START DATA PROVIDED

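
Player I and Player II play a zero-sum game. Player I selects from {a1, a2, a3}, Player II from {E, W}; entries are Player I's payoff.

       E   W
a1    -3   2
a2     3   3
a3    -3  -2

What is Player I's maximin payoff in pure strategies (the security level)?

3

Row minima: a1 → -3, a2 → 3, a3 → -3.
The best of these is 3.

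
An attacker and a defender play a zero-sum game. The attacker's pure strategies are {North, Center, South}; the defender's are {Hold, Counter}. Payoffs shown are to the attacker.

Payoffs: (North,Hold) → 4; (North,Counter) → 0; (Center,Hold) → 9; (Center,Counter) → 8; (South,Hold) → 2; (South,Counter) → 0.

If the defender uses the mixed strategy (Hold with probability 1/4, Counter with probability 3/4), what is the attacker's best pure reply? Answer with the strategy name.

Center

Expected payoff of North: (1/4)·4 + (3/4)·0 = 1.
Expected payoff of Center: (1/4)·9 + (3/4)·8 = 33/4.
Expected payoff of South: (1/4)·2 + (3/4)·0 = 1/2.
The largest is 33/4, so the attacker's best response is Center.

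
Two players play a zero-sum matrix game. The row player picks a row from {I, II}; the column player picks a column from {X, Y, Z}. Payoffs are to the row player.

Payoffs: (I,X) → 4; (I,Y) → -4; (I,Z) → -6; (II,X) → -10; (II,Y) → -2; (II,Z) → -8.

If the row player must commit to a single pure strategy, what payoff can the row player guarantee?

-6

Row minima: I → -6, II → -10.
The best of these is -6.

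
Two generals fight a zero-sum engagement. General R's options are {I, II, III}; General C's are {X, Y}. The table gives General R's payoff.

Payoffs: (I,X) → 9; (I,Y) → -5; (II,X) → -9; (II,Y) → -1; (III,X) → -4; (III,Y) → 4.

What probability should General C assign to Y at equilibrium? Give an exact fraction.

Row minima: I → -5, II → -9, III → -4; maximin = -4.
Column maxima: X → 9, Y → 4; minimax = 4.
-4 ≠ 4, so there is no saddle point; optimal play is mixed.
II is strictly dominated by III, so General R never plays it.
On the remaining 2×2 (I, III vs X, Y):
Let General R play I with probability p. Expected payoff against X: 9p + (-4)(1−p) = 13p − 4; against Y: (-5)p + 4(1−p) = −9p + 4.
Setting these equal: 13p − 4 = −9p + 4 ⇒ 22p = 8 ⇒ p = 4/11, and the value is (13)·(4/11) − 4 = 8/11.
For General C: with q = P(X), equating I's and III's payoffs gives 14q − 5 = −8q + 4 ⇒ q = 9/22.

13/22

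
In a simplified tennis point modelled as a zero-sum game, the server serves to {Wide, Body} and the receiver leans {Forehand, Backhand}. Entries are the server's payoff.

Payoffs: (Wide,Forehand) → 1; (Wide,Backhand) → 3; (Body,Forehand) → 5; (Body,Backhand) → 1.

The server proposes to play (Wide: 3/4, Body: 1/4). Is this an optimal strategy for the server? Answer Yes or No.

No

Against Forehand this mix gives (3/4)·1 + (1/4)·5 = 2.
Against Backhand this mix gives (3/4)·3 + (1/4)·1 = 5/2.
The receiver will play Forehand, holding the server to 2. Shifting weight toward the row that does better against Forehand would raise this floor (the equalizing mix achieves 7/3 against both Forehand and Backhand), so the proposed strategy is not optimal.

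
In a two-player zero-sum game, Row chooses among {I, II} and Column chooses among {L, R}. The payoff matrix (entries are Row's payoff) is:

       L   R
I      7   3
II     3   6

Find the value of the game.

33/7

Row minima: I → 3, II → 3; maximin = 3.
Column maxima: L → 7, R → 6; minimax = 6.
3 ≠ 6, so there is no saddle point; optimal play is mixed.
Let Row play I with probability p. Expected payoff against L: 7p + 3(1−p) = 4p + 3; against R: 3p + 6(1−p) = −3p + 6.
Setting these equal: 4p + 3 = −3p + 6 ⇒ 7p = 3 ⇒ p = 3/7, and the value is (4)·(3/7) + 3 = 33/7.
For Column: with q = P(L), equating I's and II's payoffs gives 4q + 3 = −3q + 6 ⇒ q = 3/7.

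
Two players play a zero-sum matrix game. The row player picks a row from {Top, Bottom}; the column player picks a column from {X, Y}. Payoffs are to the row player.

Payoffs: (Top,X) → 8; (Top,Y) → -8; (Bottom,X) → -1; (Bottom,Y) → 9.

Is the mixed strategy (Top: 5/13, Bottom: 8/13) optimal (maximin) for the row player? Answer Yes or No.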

END DATA PROVIDED

WHAT YOU NEED TO DO> Print each record again. Nothing may be left out.

RESULT FOR THIS TASK>
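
Player I and Player II play a zero-sum game. Player I selects from {a1, a2, a3}, Player II from {E, W}; entries are Player I's payoff.

       E   W
a1    -3   2
a2     3   3
a3    -3  -2

What is Player I's maximin payoff in pure strategies (the security level)?

3

Row minima: a1 → -3, a2 → 3, a3 → -3.
The best of these is 3.

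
An attacker and a defender play a zero-sum game. The attacker's pure strategies are {North, Center, South}; the defender's are {Hold, Counter}. Payoffs shown are to the attacker.

Payoffs: (North,Hold) → 4; (North,Counter) → 0; (Center,Hold) → 9; (Center,Counter) → 8; (South,Hold) → 2; (South,Counter) → 0.

If the defender uses the mixed strategy (Hold with probability 1/4, Counter with probability 3/4), what is the attacker's best pure reply? Answer with the strategy name.

Center

Expected payoff of North: (1/4)·4 + (3/4)·0 = 1.
Expected payoff of Center: (1/4)·9 + (3/4)·8 = 33/4.
Expected payoff of South: (1/4)·2 + (3/4)·0 = 1/2.
The largest is 33/4, so the attacker's best response is Center.

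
Two players play a zero-sum matrix game. The row player picks a row from {I, II}; the column player picks a column from {X, Y, Z}. Payoffs are to the row player.

Payoffs: (I,X) → 4; (I,Y) → -4; (I,Z) → -6; (II,X) → -10; (II,Y) → -2; (II,Z) → -8.

If the row player must commit to a single pure strategy, what payoff can the row player guarantee?

-6

Row minima: I → -6, II → -10.
The best of these is -6.

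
Two generals fight a zero-sum engagement. General R's options are {I, II, III}; General C's are {X, Y}. The table gives General R's payoff.

Payoffs: (I,X) → 9; (I,Y) → -5; (II,X) → -9; (II,Y) → -1; (III,X) → -4; (III,Y) → 4.

What probability should General C assign to Y at equilibrium? Give an exact fraction.

Row minima: I → -5, II → -9, III → -4; maximin = -4.
Column maxima: X → 9, Y → 4; minimax = 4.
-4 ≠ 4, so there is no saddle point; optimal play is mixed.
II is strictly dominated by III, so General R never plays it.
On the remaining 2×2 (I, III vs X, Y):
Let General R play I with probability p. Expected payoff against X: 9p + (-4)(1−p) = 13p − 4; against Y: (-5)p + 4(1−p) = −9p + 4.
Setting these equal: 13p − 4 = −9p + 4 ⇒ 22p = 8 ⇒ p = 4/11, and the value is (13)·(4/11) − 4 = 8/11.
For General C: with q = P(X), equating I's and III's payoffs gives 14q − 5 = −8q + 4 ⇒ q = 9/22.

13/22

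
In a simplified tennis point modelled as a zero-sum game, the server serves to {Wide, Body} and the receiver leans {Forehand, Backhand}. Entries are the server's payoff.

Payoffs: (Wide,Forehand) → 1; (Wide,Backhand) → 3; (Body,Forehand) → 5; (Body,Backhand) → 1.

The server proposes to play (Wide: 3/4, Body: 1/4). Is this an optimal strategy for the server? Answer Yes or No.

No

Against Forehand this mix gives (3/4)·1 + (1/4)·5 = 2.
Against Backhand this mix gives (3/4)·3 + (1/4)·1 = 5/2.
The receiver will play Forehand, holding the server to 2. Shifting weight toward the row that does better against Forehand would raise this floor (the equalizing mix achieves 7/3 against both Forehand and Backhand), so the proposed strategy is not optimal.

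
In a two-player zero-sum game, Row chooses among {I, II} and Column chooses among {L, R}. The payoff matrix (entries are Row's payoff) is:

       L   R
I      7   3
II     3   6

Find the value of the game.

33/7

Row minima: I → 3, II → 3; maximin = 3.
Column maxima: L → 7, R → 6; minimax = 6.
3 ≠ 6, so there is no saddle point; optimal play is mixed.
Let Row play I with probability p. Expected payoff against L: 7p + 3(1−p) = 4p + 3; against R: 3p + 6(1−p) = −3p + 6.
Setting these equal: 4p + 3 = −3p + 6 ⇒ 7p = 3 ⇒ p = 3/7, and the value is (4)·(3/7) + 3 = 33/7.
For Column: with q = P(L), equating I's and II's payoffs gives 4q + 3 = −3q + 6 ⇒ q = 3/7.

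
Two players play a zero-sum matrix game. The row player picks a row from {Top, Bottom}; the column player picks a column from {X, Y}. Payoffs are to the row player.

Payoffs: (Top,X) → 8; (Top,Y) → -8; (Bottom,X) → -1; (Bottom,Y) → 9.

Is the mixed strategy (Top: 5/13, Bottom: 8/13) optimal (maximin) for the row player? Answer Yes or No.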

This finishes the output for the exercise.